• Exercise instructions
Stop after the line containing "Nonprofit: Nₕ = 8810, Sₕ"; retype every line of the data before it exactly, starting from the first.

Data entries
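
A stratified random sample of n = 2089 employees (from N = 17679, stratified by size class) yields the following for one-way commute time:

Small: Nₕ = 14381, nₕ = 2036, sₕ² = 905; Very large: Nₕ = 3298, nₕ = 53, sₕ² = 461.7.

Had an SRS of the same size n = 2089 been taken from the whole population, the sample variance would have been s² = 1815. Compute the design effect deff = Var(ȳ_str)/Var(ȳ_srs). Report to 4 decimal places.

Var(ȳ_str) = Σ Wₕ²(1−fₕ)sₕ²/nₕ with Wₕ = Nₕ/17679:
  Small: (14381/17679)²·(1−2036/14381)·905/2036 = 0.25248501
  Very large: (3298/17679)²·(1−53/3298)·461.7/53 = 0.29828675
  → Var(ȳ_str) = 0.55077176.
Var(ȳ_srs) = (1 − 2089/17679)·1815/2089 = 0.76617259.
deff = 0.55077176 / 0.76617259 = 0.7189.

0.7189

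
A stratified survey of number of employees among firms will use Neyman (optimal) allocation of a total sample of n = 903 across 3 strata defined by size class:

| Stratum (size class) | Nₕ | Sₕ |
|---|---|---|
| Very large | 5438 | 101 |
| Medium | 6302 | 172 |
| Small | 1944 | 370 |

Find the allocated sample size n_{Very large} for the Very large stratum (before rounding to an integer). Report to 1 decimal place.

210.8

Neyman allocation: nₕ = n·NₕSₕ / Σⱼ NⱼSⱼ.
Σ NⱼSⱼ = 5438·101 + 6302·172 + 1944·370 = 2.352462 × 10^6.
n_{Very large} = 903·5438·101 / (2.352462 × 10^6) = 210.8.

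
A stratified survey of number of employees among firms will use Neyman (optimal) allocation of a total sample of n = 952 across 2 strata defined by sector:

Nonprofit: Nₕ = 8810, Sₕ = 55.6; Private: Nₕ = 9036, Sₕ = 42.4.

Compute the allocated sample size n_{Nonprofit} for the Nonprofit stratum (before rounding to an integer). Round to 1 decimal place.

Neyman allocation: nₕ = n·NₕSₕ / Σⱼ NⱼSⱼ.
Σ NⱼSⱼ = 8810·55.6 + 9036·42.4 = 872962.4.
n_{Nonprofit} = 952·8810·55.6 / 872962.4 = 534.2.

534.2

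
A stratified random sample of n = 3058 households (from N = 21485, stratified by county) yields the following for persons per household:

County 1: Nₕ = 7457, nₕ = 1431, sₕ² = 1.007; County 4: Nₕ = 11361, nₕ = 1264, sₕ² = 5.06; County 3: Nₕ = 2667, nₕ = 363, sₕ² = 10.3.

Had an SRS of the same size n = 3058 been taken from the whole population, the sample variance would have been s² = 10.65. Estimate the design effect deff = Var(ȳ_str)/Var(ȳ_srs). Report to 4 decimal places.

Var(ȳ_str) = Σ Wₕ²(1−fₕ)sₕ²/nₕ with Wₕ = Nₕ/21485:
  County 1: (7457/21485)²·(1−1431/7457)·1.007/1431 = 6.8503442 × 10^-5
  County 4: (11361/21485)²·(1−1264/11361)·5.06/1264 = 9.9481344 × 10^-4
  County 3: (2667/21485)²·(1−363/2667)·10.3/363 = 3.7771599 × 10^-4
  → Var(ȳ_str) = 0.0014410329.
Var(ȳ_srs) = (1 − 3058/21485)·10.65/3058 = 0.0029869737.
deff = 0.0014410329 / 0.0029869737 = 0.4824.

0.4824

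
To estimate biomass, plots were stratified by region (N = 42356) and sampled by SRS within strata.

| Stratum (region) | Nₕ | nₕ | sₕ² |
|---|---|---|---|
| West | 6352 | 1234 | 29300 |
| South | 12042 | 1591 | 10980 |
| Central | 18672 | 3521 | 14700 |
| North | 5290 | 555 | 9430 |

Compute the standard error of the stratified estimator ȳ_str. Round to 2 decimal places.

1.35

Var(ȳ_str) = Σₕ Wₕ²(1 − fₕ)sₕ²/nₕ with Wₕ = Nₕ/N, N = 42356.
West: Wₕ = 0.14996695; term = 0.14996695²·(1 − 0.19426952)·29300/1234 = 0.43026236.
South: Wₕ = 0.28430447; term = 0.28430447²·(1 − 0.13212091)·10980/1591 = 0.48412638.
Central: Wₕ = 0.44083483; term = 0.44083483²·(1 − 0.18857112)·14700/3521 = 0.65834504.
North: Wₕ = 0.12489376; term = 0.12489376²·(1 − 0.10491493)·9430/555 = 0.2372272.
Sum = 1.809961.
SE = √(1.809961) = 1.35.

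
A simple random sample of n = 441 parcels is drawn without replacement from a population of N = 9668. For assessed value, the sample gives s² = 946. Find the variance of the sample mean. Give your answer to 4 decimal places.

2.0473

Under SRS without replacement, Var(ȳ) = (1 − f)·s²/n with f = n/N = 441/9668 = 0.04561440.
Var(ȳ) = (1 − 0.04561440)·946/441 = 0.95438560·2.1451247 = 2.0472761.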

• Exercise response
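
A stratified random sample of n = 2089 employees (from N = 17679, stratified by size class) yields the following for one-way commute time:

Small: Nₕ = 14381, nₕ = 2036, sₕ² = 905; Very large: Nₕ = 3298, nₕ = 53, sₕ² = 461.7.

Had an SRS of the same size n = 2089 been taken from the whole population, the sample variance would have been s² = 1815. Compute the design effect deff = Var(ȳ_str)/Var(ȳ_srs). Report to 4 decimal places.

Var(ȳ_str) = Σ Wₕ²(1−fₕ)sₕ²/nₕ with Wₕ = Nₕ/17679:
  Small: (14381/17679)²·(1−2036/14381)·905/2036 = 0.25248501
  Very large: (3298/17679)²·(1−53/3298)·461.7/53 = 0.29828675
  → Var(ȳ_str) = 0.55077176.
Var(ȳ_srs) = (1 − 2089/17679)·1815/2089 = 0.76617259.
deff = 0.55077176 / 0.76617259 = 0.7189.

0.7189

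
A stratified survey of number of employees among firms will use Neyman (optimal) allocation of a total sample of n = 903 across 3 strata defined by size class:

| Stratum (size class) | Nₕ | Sₕ |
|---|---|---|
| Very large | 5438 | 101 |
| Medium | 6302 | 172 |
| Small | 1944 | 370 |

Find the allocated sample size n_{Very large} for the Very large stratum (before rounding to an integer). Report to 1 decimal place.

210.8

Neyman allocation: nₕ = n·NₕSₕ / Σⱼ NⱼSⱼ.
Σ NⱼSⱼ = 5438·101 + 6302·172 + 1944·370 = 2.352462 × 10^6.
n_{Very large} = 903·5438·101 / (2.352462 × 10^6) = 210.8.

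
A stratified survey of number of employees among firms will use Neyman (optimal) allocation of a total sample of n = 952 across 2 strata defined by sector:

Nonprofit: Nₕ = 8810, Sₕ = 55.6; Private: Nₕ = 9036, Sₕ = 42.4.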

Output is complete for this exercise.